### What is required
The records are to be repeated in full. Every line must match.

Saved entries:
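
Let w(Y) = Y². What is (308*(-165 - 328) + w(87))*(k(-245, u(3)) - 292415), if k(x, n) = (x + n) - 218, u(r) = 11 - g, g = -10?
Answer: 42251943675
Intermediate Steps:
u(r) = 21 (u(r) = 11 - 1*(-10) = 11 + 10 = 21)
k(x, n) = -218 + n + x (k(x, n) = (n + x) - 218 = -218 + n + x)
(308*(-165 - 328) + w(87))*(k(-245, u(3)) - 292415) = (308*(-165 - 328) + 87²)*((-218 + 21 - 245) - 292415) = (308*(-493) + 7569)*(-442 - 292415) = (-151844 + 7569)*(-292857) = -144275*(-292857) = 42251943675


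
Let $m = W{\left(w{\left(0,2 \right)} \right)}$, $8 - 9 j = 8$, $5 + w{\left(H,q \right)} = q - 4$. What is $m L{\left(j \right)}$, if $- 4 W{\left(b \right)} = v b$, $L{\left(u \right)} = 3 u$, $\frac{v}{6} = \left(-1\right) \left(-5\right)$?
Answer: $0$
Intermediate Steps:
$v = 30$ ($v = 6 \left(\left(-1\right) \left(-5\right)\right) = 6 \cdot 5 = 30$)
$w{\left(H,q \right)} = -9 + q$ ($w{\left(H,q \right)} = -5 + \left(q - 4\right) = -5 + \left(-4 + q\right) = -9 + q$)
$j = 0$ ($j = \frac{8}{9} - \frac{8}{9} = 0$)
$W{\left(b \right)} = - \frac{15 b}{2}$ ($W{\left(b \right)} = - \frac{30 b}{4} = - \frac{15 b}{2}$)
$m = \frac{105}{2}$ ($m = - \frac{15 \left(-9 + 2\right)}{2} = \left(- \frac{15}{2}\right) \left(-7\right) = \frac{105}{2} \approx 52.5$)
$m L{\left(j \right)} = \frac{105 \cdot 3 \cdot 0}{2} = \frac{105}{2} \cdot 0 = 0$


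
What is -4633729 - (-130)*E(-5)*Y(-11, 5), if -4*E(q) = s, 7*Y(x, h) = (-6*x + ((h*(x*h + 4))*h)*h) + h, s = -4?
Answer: -33255623/7 ≈ -4.7508e+6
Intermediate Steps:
Y(x, h) = -6*x/7 + h/7 + h³*(4 + h*x)/7 (Y(x, h) = ((-6*x + ((h*(x*h + 4))*h)*h) + h)/7 = ((-6*x + ((h*(h*x + 4))*h)*h) + h)/7 = ((-6*x + ((h*(4 + h*x))*h)*h) + h)/7 = ((-6*x + (h²*(4 + h*x))*h) + h)/7 = ((-6*x + h³*(4 + h*x)) + h)/7 = (h - 6*x + h³*(4 + h*x))/7 = -6*x/7 + h/7 + h³*(4 + h*x)/7)
E(q) = 1 (E(q) = -¼*(-4) = 1)
-4633729 - (-130)*E(-5)*Y(-11, 5) = -4633729 - (-130)*1*(-6/7*(-11) + (⅐)*5 + (4/7)*5³ + (⅐)*(-11)*5⁴) = -4633729 - (-130)*1*(66/7 + 5/7 + (4/7)*125 + (⅐)*(-11)*625) = -4633729 - (-130)*1*(66/7 + 5/7 + 500/7 - 6875/7) = -4633729 - (-130)*1*(-6304/7) = -4633729 - (-130)*(-6304)/7 = -4633729 - 1*819520/7 = -4633729 - 819520/7 = -33255623/7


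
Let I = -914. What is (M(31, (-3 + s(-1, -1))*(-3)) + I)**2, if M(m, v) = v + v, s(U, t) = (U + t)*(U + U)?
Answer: 846400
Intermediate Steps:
s(U, t) = 2*U*(U + t) (s(U, t) = (U + t)*(2*U) = 2*U*(U + t))
M(m, v) = 2*v
(M(31, (-3 + s(-1, -1))*(-3)) + I)**2 = (2*((-3 + 2*(-1)*(-1 - 1))*(-3)) - 914)**2 = (2*((-3 + 2*(-1)*(-2))*(-3)) - 914)**2 = (2*((-3 + 4)*(-3)) - 914)**2 = (2*(1*(-3)) - 914)**2 = (2*(-3) - 914)**2 = (-6 - 914)**2 = (-920)**2 = 846400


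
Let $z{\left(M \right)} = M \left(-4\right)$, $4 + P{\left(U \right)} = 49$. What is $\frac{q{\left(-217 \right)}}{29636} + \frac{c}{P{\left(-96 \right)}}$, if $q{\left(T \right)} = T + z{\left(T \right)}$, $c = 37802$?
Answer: $\frac{36139657}{43020} \approx 840.07$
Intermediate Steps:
$P{\left(U \right)} = 45$ ($P{\left(U \right)} = -4 + 49 = 45$)
$z{\left(M \right)} = - 4 M$
$q{\left(T \right)} = - 3 T$ ($q{\left(T \right)} = T - 4 T = - 3 T$)
$\frac{q{\left(-217 \right)}}{29636} + \frac{c}{P{\left(-96 \right)}} = \frac{\left(-3\right) \left(-217\right)}{29636} + \frac{37802}{45} = 651 \cdot \frac{1}{29636} + 37802 \cdot \frac{1}{45} = \frac{21}{956} + \frac{37802}{45} = \frac{36139657}{43020}$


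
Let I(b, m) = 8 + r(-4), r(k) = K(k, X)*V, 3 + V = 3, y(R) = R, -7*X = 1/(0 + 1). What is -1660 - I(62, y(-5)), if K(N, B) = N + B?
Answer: -1668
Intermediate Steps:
X = -⅐ (X = -1/(7*(0 + 1)) = -⅐/1 = -⅐*1 = -⅐ ≈ -0.14286)
K(N, B) = B + N
V = 0 (V = -3 + 3 = 0)
r(k) = 0 (r(k) = (-⅐ + k)*0 = 0)
I(b, m) = 8 (I(b, m) = 8 + 0 = 8)
-1660 - I(62, y(-5)) = -1660 - 1*8 = -1660 - 8 = -1668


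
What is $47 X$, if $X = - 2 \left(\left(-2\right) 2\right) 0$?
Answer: $0$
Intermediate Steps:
$X = 0$ ($X = \left(-2\right) \left(-4\right) 0 = 8 \cdot 0 = 0$)
$47 X = 47 \cdot 0 = 0$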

### Answer section
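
Let w(Y) = Y². What is (308*(-165 - 328) + w(87))*(k(-245, u(3)) - 292415), if k(x, n) = (x + n) - 218, u(r) = 11 - g, g = -10?
Answer: 42251943675
Intermediate Steps:
u(r) = 21 (u(r) = 11 - 1*(-10) = 11 + 10 = 21)
k(x, n) = -218 + n + x (k(x, n) = (n + x) - 218 = -218 + n + x)
(308*(-165 - 328) + w(87))*(k(-245, u(3)) - 292415) = (308*(-165 - 328) + 87²)*((-218 + 21 - 245) - 292415) = (308*(-493) + 7569)*(-442 - 292415) = (-151844 + 7569)*(-292857) = -144275*(-292857) = 42251943675


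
Let $m = W{\left(w{\left(0,2 \right)} \right)}$, $8 - 9 j = 8$, $5 + w{\left(H,q \right)} = q - 4$. What is $m L{\left(j \right)}$, if $- 4 W{\left(b \right)} = v b$, $L{\left(u \right)} = 3 u$, $\frac{v}{6} = \left(-1\right) \left(-5\right)$?
Answer: $0$
Intermediate Steps:
$v = 30$ ($v = 6 \left(\left(-1\right) \left(-5\right)\right) = 6 \cdot 5 = 30$)
$w{\left(H,q \right)} = -9 + q$ ($w{\left(H,q \right)} = -5 + \left(q - 4\right) = -5 + \left(-4 + q\right) = -9 + q$)
$j = 0$ ($j = \frac{8}{9} - \frac{8}{9} = 0$)
$W{\left(b \right)} = - \frac{15 b}{2}$ ($W{\left(b \right)} = - \frac{30 b}{4} = - \frac{15 b}{2}$)
$m = \frac{105}{2}$ ($m = - \frac{15 \left(-9 + 2\right)}{2} = \left(- \frac{15}{2}\right) \left(-7\right) = \frac{105}{2} \approx 52.5$)
$m L{\left(j \right)} = \frac{105 \cdot 3 \cdot 0}{2} = \frac{105}{2} \cdot 0 = 0$


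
What is -4633729 - (-130)*E(-5)*Y(-11, 5), if -4*E(q) = s, 7*Y(x, h) = (-6*x + ((h*(x*h + 4))*h)*h) + h, s = -4?
Answer: -33255623/7 ≈ -4.7508e+6
Intermediate Steps:
Y(x, h) = -6*x/7 + h/7 + h³*(4 + h*x)/7 (Y(x, h) = ((-6*x + ((h*(x*h + 4))*h)*h) + h)/7 = ((-6*x + ((h*(h*x + 4))*h)*h) + h)/7 = ((-6*x + ((h*(4 + h*x))*h)*h) + h)/7 = ((-6*x + (h²*(4 + h*x))*h) + h)/7 = ((-6*x + h³*(4 + h*x)) + h)/7 = (h - 6*x + h³*(4 + h*x))/7 = -6*x/7 + h/7 + h³*(4 + h*x)/7)
E(q) = 1 (E(q) = -¼*(-4) = 1)
-4633729 - (-130)*E(-5)*Y(-11, 5) = -4633729 - (-130)*1*(-6/7*(-11) + (⅐)*5 + (4/7)*5³ + (⅐)*(-11)*5⁴) = -4633729 - (-130)*1*(66/7 + 5/7 + (4/7)*125 + (⅐)*(-11)*625) = -4633729 - (-130)*1*(66/7 + 5/7 + 500/7 - 6875/7) = -4633729 - (-130)*1*(-6304/7) = -4633729 - (-130)*(-6304)/7 = -4633729 - 1*819520/7 = -4633729 - 819520/7 = -33255623/7


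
Let I = -914. What is (M(31, (-3 + s(-1, -1))*(-3)) + I)**2, if M(m, v) = v + v, s(U, t) = (U + t)*(U + U)?
Answer: 846400
Intermediate Steps:
s(U, t) = 2*U*(U + t) (s(U, t) = (U + t)*(2*U) = 2*U*(U + t))
M(m, v) = 2*v
(M(31, (-3 + s(-1, -1))*(-3)) + I)**2 = (2*((-3 + 2*(-1)*(-1 - 1))*(-3)) - 914)**2 = (2*((-3 + 2*(-1)*(-2))*(-3)) - 914)**2 = (2*((-3 + 4)*(-3)) - 914)**2 = (2*(1*(-3)) - 914)**2 = (2*(-3) - 914)**2 = (-6 - 914)**2 = (-920)**2 = 846400


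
Let $z{\left(M \right)} = M \left(-4\right)$, $4 + P{\left(U \right)} = 49$. What is $\frac{q{\left(-217 \right)}}{29636} + \frac{c}{P{\left(-96 \right)}}$, if $q{\left(T \right)} = T + z{\left(T \right)}$, $c = 37802$?
Answer: $\frac{36139657}{43020} \approx 840.07$
Intermediate Steps:
$P{\left(U \right)} = 45$ ($P{\left(U \right)} = -4 + 49 = 45$)
$z{\left(M \right)} = - 4 M$
$q{\left(T \right)} = - 3 T$ ($q{\left(T \right)} = T - 4 T = - 3 T$)
$\frac{q{\left(-217 \right)}}{29636} + \frac{c}{P{\left(-96 \right)}} = \frac{\left(-3\right) \left(-217\right)}{29636} + \frac{37802}{45} = 651 \cdot \frac{1}{29636} + 37802 \cdot \frac{1}{45} = \frac{21}{956} + \frac{37802}{45} = \frac{36139657}{43020}$


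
Let I(b, m) = 8 + r(-4), r(k) = K(k, X)*V, 3 + V = 3, y(R) = R, -7*X = 1/(0 + 1). What is -1660 - I(62, y(-5)), if K(N, B) = N + B?
Answer: -1668
Intermediate Steps:
X = -⅐ (X = -1/(7*(0 + 1)) = -⅐/1 = -⅐*1 = -⅐ ≈ -0.14286)
K(N, B) = B + N
V = 0 (V = -3 + 3 = 0)
r(k) = 0 (r(k) = (-⅐ + k)*0 = 0)
I(b, m) = 8 (I(b, m) = 8 + 0 = 8)
-1660 - I(62, y(-5)) = -1660 - 1*8 = -1660 - 8 = -1668


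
What is $47 X$, if $X = - 2 \left(\left(-2\right) 2\right) 0$?
Answer: $0$
Intermediate Steps:
$X = 0$ ($X = \left(-2\right) \left(-4\right) 0 = 8 \cdot 0 = 0$)
$47 X = 47 \cdot 0 = 0$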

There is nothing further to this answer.